Data:
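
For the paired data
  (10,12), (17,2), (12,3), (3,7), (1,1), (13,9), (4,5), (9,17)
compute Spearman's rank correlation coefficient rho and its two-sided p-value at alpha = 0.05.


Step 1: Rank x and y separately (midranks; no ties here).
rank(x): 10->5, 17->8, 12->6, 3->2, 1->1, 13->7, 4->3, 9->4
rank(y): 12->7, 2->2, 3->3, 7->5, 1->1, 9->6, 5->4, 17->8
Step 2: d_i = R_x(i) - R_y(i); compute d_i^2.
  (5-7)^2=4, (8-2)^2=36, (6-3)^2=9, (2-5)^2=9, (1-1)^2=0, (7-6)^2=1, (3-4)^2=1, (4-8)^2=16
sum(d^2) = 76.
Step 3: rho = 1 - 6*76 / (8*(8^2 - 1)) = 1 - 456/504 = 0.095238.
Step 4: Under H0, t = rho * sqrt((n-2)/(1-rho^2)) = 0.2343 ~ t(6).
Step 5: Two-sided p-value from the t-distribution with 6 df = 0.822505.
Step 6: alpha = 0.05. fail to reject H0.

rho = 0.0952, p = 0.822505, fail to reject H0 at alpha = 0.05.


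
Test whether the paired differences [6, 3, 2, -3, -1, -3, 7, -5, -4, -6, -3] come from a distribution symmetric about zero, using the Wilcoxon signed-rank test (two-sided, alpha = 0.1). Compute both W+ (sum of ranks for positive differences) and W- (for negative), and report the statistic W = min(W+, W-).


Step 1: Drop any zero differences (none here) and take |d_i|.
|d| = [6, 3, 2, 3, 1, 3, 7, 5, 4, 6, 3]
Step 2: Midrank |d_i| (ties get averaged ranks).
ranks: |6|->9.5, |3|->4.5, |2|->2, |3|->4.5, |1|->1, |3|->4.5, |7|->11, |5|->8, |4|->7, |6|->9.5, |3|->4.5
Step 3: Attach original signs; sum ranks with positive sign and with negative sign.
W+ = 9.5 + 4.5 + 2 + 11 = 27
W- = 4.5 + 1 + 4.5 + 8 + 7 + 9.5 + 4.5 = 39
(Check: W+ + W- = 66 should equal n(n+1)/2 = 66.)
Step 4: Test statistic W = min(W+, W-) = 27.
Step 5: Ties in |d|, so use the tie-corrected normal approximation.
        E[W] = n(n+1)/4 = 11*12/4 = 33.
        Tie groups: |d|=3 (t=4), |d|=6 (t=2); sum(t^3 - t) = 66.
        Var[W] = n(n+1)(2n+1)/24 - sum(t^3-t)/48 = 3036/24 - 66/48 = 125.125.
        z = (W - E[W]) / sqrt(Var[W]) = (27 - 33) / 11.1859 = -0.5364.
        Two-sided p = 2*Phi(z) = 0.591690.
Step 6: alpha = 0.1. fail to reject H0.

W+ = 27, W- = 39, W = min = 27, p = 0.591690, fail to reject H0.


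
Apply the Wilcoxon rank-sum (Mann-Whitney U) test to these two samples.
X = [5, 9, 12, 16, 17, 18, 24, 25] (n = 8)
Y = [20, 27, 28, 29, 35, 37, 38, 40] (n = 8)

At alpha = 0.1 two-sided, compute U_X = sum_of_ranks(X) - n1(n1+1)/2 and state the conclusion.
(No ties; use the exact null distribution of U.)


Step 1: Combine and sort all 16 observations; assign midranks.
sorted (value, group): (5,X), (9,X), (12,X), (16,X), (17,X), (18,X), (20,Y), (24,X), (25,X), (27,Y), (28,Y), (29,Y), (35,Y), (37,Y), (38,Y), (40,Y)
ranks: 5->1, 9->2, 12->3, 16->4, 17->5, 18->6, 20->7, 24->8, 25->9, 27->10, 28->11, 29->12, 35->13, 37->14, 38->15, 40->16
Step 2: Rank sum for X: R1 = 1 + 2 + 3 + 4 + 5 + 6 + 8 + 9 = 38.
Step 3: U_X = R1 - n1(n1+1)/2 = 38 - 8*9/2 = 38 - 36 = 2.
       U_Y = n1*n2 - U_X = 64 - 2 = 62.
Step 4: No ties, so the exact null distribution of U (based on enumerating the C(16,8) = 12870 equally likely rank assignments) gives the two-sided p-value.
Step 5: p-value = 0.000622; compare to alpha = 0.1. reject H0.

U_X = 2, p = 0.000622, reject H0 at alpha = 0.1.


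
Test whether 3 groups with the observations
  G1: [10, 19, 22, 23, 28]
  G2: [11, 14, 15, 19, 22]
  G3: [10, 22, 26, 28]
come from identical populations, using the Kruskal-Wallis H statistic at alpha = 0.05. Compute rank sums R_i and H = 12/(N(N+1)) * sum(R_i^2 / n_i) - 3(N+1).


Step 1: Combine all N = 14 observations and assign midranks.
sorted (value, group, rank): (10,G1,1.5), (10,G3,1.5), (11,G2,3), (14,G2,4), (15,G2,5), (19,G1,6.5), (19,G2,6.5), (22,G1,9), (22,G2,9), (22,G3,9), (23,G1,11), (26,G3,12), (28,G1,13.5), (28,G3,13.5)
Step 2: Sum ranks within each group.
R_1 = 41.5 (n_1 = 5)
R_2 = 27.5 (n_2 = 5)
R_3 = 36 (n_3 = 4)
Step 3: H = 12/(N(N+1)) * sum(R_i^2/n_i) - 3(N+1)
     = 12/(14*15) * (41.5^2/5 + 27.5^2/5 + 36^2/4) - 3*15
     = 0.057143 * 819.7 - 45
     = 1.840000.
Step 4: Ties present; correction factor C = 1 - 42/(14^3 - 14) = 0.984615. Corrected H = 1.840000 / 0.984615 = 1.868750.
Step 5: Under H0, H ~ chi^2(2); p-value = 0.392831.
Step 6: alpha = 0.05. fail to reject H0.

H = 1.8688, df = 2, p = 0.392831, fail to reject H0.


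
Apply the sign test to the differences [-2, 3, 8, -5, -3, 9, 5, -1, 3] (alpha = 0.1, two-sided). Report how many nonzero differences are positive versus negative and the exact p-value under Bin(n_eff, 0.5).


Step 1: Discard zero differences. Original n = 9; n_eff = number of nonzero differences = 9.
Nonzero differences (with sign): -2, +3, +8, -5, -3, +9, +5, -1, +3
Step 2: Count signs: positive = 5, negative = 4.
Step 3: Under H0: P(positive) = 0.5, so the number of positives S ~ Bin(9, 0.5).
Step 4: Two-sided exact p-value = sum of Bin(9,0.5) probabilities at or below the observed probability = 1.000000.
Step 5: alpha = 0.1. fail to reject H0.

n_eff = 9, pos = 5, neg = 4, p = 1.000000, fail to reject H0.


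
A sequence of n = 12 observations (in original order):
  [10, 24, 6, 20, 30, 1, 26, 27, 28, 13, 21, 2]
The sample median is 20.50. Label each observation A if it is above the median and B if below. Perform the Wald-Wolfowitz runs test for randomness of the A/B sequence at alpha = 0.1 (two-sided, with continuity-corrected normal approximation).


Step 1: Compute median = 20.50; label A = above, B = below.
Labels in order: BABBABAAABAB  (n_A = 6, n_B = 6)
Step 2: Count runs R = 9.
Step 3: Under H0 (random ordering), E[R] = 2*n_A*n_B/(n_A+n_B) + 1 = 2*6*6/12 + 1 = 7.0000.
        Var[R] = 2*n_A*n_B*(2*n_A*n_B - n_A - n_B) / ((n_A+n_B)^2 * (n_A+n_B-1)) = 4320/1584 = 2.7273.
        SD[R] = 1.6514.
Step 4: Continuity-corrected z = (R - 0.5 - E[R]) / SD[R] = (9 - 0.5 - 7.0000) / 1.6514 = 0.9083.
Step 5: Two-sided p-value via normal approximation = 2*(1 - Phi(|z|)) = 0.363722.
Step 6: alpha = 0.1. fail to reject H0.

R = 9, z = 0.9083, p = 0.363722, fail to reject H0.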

Exercise description:
What you return should match, exactly, the stretch of the listing above that runs from the line with "28, 13, 21, 2]" to its last line.

Answer below:
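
  [10, 24, 6, 20, 30, 1, 26, 27, 28, 13, 21, 2]
The sample median is 20.50. Label each observation A if it is above the median and B if below. Perform the Wald-Wolfowitz runs test for randomness of the A/B sequence at alpha = 0.1 (two-sided, with continuity-corrected normal approximation).


Step 1: Compute median = 20.50; label A = above, B = below.
Labels in order: BABBABAAABAB  (n_A = 6, n_B = 6)
Step 2: Count runs R = 9.
Step 3: Under H0 (random ordering), E[R] = 2*n_A*n_B/(n_A+n_B) + 1 = 2*6*6/12 + 1 = 7.0000.
        Var[R] = 2*n_A*n_B*(2*n_A*n_B - n_A - n_B) / ((n_A+n_B)^2 * (n_A+n_B-1)) = 4320/1584 = 2.7273.
        SD[R] = 1.6514.
Step 4: Continuity-corrected z = (R - 0.5 - E[R]) / SD[R] = (9 - 0.5 - 7.0000) / 1.6514 = 0.9083.
Step 5: Two-sided p-value via normal approximation = 2*(1 - Phi(|z|)) = 0.363722.
Step 6: alpha = 0.1. fail to reject H0.

R = 9, z = 0.9083, p = 0.363722, fail to reject H0.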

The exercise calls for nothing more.